### [Requirement]
Retype the entries below word for word, leaving none out.

---- Provided data

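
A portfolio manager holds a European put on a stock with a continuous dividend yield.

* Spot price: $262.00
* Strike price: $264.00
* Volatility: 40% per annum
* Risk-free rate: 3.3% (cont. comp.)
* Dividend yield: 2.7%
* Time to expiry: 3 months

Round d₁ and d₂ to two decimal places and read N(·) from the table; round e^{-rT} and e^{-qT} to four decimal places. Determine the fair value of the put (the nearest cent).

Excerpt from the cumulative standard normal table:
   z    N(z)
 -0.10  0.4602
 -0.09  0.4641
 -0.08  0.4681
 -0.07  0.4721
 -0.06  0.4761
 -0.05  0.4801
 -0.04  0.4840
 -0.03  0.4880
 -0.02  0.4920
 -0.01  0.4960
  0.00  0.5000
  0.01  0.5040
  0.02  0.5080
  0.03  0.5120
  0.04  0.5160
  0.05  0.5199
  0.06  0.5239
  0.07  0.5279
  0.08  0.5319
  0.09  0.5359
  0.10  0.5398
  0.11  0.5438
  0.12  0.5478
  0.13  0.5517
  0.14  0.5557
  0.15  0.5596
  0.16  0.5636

T = 0.25;  σ√T = 0.2000
d₁ = [ln(262/264) + (0.033 − 0.027 + ½·0.4²)·0.25] / (σ√T) = (-0.0076 + 0.0215) / 0.2000 = 0.0695 ⇒ 0.07
d₂ = 0.0695 − 0.2000 = -0.1305 ⇒ -0.13
e^(−qT) = e^(−0.027·0.25) = 0.9933;  e^(−rT) = e^(−0.033·0.25) = 0.9918
P = 264·0.9918·N(0.13) − 262·0.9933·N(-0.07) = 264·0.9918·0.5517 − 262·0.9933·0.4721 = 144.4545 − 122.8615 = 21.5930

$21.59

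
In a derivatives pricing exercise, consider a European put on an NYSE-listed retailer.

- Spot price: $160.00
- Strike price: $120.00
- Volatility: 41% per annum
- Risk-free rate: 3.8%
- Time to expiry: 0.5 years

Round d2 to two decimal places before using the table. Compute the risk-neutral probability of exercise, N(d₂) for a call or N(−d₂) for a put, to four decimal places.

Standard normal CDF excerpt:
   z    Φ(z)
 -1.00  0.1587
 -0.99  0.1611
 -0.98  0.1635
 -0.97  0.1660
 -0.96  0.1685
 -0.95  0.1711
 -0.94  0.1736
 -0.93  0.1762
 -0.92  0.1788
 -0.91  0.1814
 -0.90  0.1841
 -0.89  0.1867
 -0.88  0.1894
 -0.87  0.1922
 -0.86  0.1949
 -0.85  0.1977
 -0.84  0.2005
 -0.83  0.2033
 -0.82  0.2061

0.1814

T = 0.5;  σ√T = 0.2899
d₁ = [ln(160/120) + (0.038 + 0.41²/2)·0.5] / 0.2899 = [0.2877 + 0.0610] / 0.2899 = 1.2028 ⇒ 1.20
d₂ = d₁ − σ√T = 1.2028 − 0.2899 = 0.9129 ⇒ 0.91
Risk-neutral Pr[S_T < K] = N(−d₂) = N(-0.91) = 0.1814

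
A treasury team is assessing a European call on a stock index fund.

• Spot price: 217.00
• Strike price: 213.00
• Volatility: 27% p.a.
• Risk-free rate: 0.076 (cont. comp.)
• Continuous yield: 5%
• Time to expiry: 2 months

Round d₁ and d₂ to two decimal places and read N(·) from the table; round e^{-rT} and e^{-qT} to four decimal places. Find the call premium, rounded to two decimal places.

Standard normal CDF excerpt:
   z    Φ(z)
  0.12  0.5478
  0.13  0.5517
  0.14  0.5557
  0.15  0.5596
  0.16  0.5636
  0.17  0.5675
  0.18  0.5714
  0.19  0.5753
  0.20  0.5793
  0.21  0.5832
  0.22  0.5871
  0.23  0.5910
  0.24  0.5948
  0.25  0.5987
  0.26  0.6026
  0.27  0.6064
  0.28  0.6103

11.99

σ√T = 0.27·√0.1667 = 0.1102
ln(S/K) + (r − q + σ²/2)T = ln(217/213) + (0.076 − 0.05 + 0.27²/2)·0.1667 = 0.0186 + 0.0104 = 0.0290
d₁ = 0.0290 / 0.1102 = 0.2632 ≈ 0.26
d₂ = d₁ − σ√T = 0.2632 − 0.1102 = 0.1530 ≈ 0.15
exp(−qT) = exp(−0.05·0.1667) = 0.9917;  exp(−rT) = exp(−0.076·0.1667) = 0.9874
N(d₁) = N(0.26) = 0.6026;  N(d₂) = N(0.15) = 0.5596
C = 217·0.9917·0.6026 − 213·0.9874·0.5596 = 129.6789 − 117.6929 = 11.9859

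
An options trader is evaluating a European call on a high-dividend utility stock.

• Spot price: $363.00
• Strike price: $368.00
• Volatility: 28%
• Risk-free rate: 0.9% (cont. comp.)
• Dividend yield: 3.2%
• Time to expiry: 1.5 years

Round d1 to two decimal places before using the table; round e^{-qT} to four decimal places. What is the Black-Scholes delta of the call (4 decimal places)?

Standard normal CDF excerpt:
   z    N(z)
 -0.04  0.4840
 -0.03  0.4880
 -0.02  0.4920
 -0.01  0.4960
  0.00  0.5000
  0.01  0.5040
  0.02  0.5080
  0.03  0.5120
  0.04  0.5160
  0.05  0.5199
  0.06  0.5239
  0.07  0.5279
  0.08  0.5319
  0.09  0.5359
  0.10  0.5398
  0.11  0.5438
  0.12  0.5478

σ√T = 0.28 × 1.2247 = 0.3429
ln(S/K) + (r − q + σ²/2)T = ln(363/368) + (0.009 − 0.032 + 0.28²/2)·1.5 = -0.0137 + 0.0243 = 0.0106
d₁ = 0.0106 / 0.3429 = 0.0310 which rounds to 0.03
N(d₁) = N(0.03) = 0.5120
Δ_call = e^(−qT)·N(d₁) = 0.9531·0.5120 = 0.4880

0.4880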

--------

### [Result for this exercise]
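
A portfolio manager holds a European put on a stock with a continuous dividend yield.

* Spot price: $262.00
* Strike price: $264.00
* Volatility: 40% per annum
* Risk-free rate: 3.3% (cont. comp.)
* Dividend yield: 2.7%
* Time to expiry: 3 months

Round d₁ and d₂ to two decimal places and read N(·) from the table; round e^{-rT} and e^{-qT} to four decimal places. Determine the fair value of the put (the nearest cent).

Excerpt from the cumulative standard normal table:
   z    N(z)
 -0.10  0.4602
 -0.09  0.4641
 -0.08  0.4681
 -0.07  0.4721
 -0.06  0.4761
 -0.05  0.4801
 -0.04  0.4840
 -0.03  0.4880
 -0.02  0.4920
 -0.01  0.4960
  0.00  0.5000
  0.01  0.5040
  0.02  0.5080
  0.03  0.5120
  0.04  0.5160
  0.05  0.5199
  0.06  0.5239
  0.07  0.5279
  0.08  0.5319
  0.09  0.5359
  0.10  0.5398
  0.11  0.5438
  0.12  0.5478
  0.13  0.5517
  0.14  0.5557
  0.15  0.5596
  0.16  0.5636

T = 0.25;  σ√T = 0.2000
d₁ = [ln(262/264) + (0.033 − 0.027 + ½·0.4²)·0.25] / (σ√T) = (-0.0076 + 0.0215) / 0.2000 = 0.0695 ⇒ 0.07
d₂ = 0.0695 − 0.2000 = -0.1305 ⇒ -0.13
e^(−qT) = e^(−0.027·0.25) = 0.9933;  e^(−rT) = e^(−0.033·0.25) = 0.9918
P = 264·0.9918·N(0.13) − 262·0.9933·N(-0.07) = 264·0.9918·0.5517 − 262·0.9933·0.4721 = 144.4545 − 122.8615 = 21.5930

$21.59

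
In a derivatives pricing exercise, consider a European put on an NYSE-listed retailer.

- Spot price: $160.00
- Strike price: $120.00
- Volatility: 41% per annum
- Risk-free rate: 3.8%
- Time to expiry: 0.5 years

Round d2 to two decimal places before using the table. Compute the risk-neutral probability of exercise, N(d₂) for a call or N(−d₂) for a put, to four decimal places.

Standard normal CDF excerpt:
   z    Φ(z)
 -1.00  0.1587
 -0.99  0.1611
 -0.98  0.1635
 -0.97  0.1660
 -0.96  0.1685
 -0.95  0.1711
 -0.94  0.1736
 -0.93  0.1762
 -0.92  0.1788
 -0.91  0.1814
 -0.90  0.1841
 -0.89  0.1867
 -0.88  0.1894
 -0.87  0.1922
 -0.86  0.1949
 -0.85  0.1977
 -0.84  0.2005
 -0.83  0.2033
 -0.82  0.2061

0.1814

T = 0.5;  σ√T = 0.2899
d₁ = [ln(160/120) + (0.038 + 0.41²/2)·0.5] / 0.2899 = [0.2877 + 0.0610] / 0.2899 = 1.2028 ⇒ 1.20
d₂ = d₁ − σ√T = 1.2028 − 0.2899 = 0.9129 ⇒ 0.91
Risk-neutral Pr[S_T < K] = N(−d₂) = N(-0.91) = 0.1814

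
A treasury team is assessing a European call on a stock index fund.

• Spot price: 217.00
• Strike price: 213.00
• Volatility: 27% p.a.
• Risk-free rate: 0.076 (cont. comp.)
• Continuous yield: 5%
• Time to expiry: 2 months

Round d₁ and d₂ to two decimal places and read N(·) from the table; round e^{-rT} and e^{-qT} to four decimal places. Find the call premium, rounded to two decimal places.

Standard normal CDF excerpt:
   z    Φ(z)
  0.12  0.5478
  0.13  0.5517
  0.14  0.5557
  0.15  0.5596
  0.16  0.5636
  0.17  0.5675
  0.18  0.5714
  0.19  0.5753
  0.20  0.5793
  0.21  0.5832
  0.22  0.5871
  0.23  0.5910
  0.24  0.5948
  0.25  0.5987
  0.26  0.6026
  0.27  0.6064
  0.28  0.6103

11.99

σ√T = 0.27·√0.1667 = 0.1102
ln(S/K) + (r − q + σ²/2)T = ln(217/213) + (0.076 − 0.05 + 0.27²/2)·0.1667 = 0.0186 + 0.0104 = 0.0290
d₁ = 0.0290 / 0.1102 = 0.2632 ≈ 0.26
d₂ = d₁ − σ√T = 0.2632 − 0.1102 = 0.1530 ≈ 0.15
exp(−qT) = exp(−0.05·0.1667) = 0.9917;  exp(−rT) = exp(−0.076·0.1667) = 0.9874
N(d₁) = N(0.26) = 0.6026;  N(d₂) = N(0.15) = 0.5596
C = 217·0.9917·0.6026 − 213·0.9874·0.5596 = 129.6789 − 117.6929 = 11.9859

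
An options trader is evaluating a European call on a high-dividend utility stock.

• Spot price: $363.00
• Strike price: $368.00
• Volatility: 28%
• Risk-free rate: 0.9% (cont. comp.)
• Dividend yield: 3.2%
• Time to expiry: 1.5 years

Round d1 to two decimal places before using the table; round e^{-qT} to four decimal places. What is the Black-Scholes delta of the call (4 decimal places)?

Standard normal CDF excerpt:
   z    N(z)
 -0.04  0.4840
 -0.03  0.4880
 -0.02  0.4920
 -0.01  0.4960
  0.00  0.5000
  0.01  0.5040
  0.02  0.5080
  0.03  0.5120
  0.04  0.5160
  0.05  0.5199
  0.06  0.5239
  0.07  0.5279
  0.08  0.5319
  0.09  0.5359
  0.10  0.5398
  0.11  0.5438
  0.12  0.5478

σ√T = 0.28 × 1.2247 = 0.3429
ln(S/K) + (r − q + σ²/2)T = ln(363/368) + (0.009 − 0.032 + 0.28²/2)·1.5 = -0.0137 + 0.0243 = 0.0106
d₁ = 0.0106 / 0.3429 = 0.0310 which rounds to 0.03
N(d₁) = N(0.03) = 0.5120
Δ_call = e^(−qT)·N(d₁) = 0.9531·0.5120 = 0.4880

0.4880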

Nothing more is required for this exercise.